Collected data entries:

-----

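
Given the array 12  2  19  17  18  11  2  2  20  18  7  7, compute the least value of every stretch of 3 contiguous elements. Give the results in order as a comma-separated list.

12 2 19 → min 2
2 19 17 → min 2
19 17 18 → min 17
17 18 11 → min 11
18 11 2 → min 2
11 2 2 → min 2
2 2 20 → min 2
2 20 18 → min 2
20 18 7 → min 7
18 7 7 → min 7

2, 2, 17, 11, 2, 2, 2, 2, 7, 7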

-----

Please output all the lines above exactly as given.

## ANSWER AREA
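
Given the array 12  2  19  17  18  11  2  2  20  18  7  7, compute the least value of every stretch of 3 contiguous elements. Give the results in order as a comma-separated list.

12 2 19 → min 2
2 19 17 → min 2
19 17 18 → min 17
17 18 11 → min 11
18 11 2 → min 2
11 2 2 → min 2
2 2 20 → min 2
2 20 18 → min 2
20 18 7 → min 7
18 7 7 → min 7

2, 2, 17, 11, 2, 2, 2, 2, 7, 7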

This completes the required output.